(PROVIDED INFORMATION)

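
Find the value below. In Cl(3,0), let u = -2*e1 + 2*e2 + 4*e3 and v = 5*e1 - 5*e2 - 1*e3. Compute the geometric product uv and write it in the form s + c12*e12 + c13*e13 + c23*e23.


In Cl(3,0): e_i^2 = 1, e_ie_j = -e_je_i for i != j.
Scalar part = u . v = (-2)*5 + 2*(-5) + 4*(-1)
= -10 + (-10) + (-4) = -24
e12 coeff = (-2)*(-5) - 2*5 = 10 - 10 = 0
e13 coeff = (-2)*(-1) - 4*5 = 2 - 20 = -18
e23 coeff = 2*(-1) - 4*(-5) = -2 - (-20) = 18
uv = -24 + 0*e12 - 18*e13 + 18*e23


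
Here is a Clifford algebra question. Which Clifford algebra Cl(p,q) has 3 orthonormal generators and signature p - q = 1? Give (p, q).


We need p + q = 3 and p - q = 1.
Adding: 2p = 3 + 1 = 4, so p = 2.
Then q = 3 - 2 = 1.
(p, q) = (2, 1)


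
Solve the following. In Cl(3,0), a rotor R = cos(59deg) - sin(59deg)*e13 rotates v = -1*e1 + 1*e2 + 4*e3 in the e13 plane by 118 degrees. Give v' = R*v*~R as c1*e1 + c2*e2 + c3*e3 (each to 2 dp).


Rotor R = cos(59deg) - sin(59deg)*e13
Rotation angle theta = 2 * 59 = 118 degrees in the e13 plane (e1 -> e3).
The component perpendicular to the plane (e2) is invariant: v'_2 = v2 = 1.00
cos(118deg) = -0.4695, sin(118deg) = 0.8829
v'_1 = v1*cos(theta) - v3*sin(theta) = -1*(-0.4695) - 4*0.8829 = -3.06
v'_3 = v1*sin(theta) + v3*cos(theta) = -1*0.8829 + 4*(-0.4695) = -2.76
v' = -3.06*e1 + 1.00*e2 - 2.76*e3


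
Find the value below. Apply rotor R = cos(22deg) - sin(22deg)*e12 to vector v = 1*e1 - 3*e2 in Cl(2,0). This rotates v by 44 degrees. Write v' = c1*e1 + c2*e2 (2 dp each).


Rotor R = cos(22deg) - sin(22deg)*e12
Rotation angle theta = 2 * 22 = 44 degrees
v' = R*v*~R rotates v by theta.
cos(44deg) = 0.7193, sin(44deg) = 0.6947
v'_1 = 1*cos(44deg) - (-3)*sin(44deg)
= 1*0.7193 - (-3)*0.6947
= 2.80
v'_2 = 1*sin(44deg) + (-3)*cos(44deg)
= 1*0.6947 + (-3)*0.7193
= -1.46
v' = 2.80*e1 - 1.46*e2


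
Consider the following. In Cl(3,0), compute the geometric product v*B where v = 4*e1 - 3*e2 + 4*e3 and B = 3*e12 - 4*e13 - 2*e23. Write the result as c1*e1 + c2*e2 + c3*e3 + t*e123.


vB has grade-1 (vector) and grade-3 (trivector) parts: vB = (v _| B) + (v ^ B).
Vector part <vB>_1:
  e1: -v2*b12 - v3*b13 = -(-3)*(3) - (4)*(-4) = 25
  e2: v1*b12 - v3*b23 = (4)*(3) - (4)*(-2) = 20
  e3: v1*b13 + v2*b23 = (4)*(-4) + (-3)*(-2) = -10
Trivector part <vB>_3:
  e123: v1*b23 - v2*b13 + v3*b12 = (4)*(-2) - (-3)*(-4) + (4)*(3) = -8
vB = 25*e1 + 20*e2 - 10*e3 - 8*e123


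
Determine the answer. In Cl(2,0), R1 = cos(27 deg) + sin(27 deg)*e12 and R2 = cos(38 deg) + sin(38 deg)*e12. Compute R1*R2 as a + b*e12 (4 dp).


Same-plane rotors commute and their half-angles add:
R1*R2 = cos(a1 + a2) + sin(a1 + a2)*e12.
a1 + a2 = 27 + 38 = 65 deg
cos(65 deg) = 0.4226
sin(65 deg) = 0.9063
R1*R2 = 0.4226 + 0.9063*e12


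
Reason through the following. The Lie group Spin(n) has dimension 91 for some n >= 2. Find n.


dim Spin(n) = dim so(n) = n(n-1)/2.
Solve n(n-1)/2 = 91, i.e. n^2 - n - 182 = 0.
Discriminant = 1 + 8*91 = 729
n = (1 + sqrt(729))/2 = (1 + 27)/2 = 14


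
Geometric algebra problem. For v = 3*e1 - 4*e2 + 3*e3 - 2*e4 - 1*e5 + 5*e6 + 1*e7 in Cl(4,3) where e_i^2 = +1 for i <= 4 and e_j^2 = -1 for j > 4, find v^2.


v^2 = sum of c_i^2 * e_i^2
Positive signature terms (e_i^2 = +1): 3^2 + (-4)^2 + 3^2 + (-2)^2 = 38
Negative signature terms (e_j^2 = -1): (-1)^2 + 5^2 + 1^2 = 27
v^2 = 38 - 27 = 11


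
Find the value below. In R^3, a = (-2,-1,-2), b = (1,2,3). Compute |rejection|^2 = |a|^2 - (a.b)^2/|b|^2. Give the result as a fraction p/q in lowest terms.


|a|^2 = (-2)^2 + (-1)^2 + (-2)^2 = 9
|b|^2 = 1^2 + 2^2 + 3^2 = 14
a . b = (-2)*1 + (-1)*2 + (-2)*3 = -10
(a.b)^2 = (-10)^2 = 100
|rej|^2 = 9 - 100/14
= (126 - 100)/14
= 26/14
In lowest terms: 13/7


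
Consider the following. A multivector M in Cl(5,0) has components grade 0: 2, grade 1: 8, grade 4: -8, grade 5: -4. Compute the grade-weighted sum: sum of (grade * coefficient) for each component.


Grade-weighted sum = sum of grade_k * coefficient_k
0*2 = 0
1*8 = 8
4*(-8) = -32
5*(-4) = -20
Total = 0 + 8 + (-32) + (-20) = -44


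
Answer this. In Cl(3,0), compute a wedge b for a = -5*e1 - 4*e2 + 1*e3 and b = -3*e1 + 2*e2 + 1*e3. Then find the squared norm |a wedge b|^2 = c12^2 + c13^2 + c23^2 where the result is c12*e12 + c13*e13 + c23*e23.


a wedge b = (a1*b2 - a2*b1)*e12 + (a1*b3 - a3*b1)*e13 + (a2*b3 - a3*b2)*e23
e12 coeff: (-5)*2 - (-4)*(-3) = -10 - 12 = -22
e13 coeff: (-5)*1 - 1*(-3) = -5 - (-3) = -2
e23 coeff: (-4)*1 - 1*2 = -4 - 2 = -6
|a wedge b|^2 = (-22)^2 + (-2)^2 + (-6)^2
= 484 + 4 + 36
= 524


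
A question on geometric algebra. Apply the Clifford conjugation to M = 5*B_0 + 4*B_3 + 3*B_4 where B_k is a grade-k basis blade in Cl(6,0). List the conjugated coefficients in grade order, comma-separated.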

(End PROVIDED INFORMATION)
(PROVIDED INFORMATION)

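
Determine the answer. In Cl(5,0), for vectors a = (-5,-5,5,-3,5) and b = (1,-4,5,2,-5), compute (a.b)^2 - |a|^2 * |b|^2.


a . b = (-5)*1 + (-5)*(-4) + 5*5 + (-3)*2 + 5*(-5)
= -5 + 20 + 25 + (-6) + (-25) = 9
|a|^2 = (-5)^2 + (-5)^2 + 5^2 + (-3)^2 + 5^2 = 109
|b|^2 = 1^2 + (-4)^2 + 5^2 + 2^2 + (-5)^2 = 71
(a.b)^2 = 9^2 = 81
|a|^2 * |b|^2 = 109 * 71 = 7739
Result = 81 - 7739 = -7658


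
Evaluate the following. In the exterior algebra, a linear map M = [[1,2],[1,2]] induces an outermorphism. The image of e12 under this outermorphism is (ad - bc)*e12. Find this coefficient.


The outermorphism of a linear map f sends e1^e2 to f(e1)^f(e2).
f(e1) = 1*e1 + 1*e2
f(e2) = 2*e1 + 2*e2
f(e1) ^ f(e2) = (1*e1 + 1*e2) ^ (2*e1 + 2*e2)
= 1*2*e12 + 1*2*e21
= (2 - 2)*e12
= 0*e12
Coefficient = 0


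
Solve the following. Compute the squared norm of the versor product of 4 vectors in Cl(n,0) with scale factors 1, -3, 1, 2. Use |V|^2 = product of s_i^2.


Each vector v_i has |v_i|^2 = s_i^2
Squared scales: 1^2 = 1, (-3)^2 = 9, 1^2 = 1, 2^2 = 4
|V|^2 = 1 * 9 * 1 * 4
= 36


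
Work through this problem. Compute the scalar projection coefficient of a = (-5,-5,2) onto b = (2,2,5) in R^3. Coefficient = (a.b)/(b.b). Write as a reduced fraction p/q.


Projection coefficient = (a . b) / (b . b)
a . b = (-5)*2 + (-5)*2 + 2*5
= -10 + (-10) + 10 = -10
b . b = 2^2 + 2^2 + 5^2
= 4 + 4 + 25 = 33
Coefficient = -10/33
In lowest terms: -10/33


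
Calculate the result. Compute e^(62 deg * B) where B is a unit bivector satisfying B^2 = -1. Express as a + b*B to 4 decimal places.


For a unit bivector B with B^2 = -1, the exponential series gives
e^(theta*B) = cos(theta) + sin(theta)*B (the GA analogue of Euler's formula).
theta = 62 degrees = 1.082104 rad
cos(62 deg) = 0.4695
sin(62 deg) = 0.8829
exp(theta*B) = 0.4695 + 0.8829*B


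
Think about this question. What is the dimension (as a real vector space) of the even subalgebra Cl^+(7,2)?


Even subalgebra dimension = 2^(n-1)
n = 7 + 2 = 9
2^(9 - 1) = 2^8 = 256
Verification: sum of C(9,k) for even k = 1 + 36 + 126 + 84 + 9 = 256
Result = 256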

(End PROVIDED INFORMATION)

### THE TASK
Return only the part of the records above that opens with the line containing "Answer this. In" and closes with the line containing "A question on", ends included.

### ANSWER AREA
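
Answer this. In Cl(3,0), compute a wedge b for a = -5*e1 - 4*e2 + 1*e3 and b = -3*e1 + 2*e2 + 1*e3. Then find the squared norm |a wedge b|^2 = c12^2 + c13^2 + c23^2 where the result is c12*e12 + c13*e13 + c23*e23.


a wedge b = (a1*b2 - a2*b1)*e12 + (a1*b3 - a3*b1)*e13 + (a2*b3 - a3*b2)*e23
e12 coeff: (-5)*2 - (-4)*(-3) = -10 - 12 = -22
e13 coeff: (-5)*1 - 1*(-3) = -5 - (-3) = -2
e23 coeff: (-4)*1 - 1*2 = -4 - 2 = -6
|a wedge b|^2 = (-22)^2 + (-2)^2 + (-6)^2
= 484 + 4 + 36
= 524


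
A question on geometric algebra. Apply the Clifford conjugation to M = 5*B_0 + 4*B_3 + 3*B_4 where B_k is a grade-k basis blade in Cl(6,0). List the conjugated coefficients in grade order, comma-separated.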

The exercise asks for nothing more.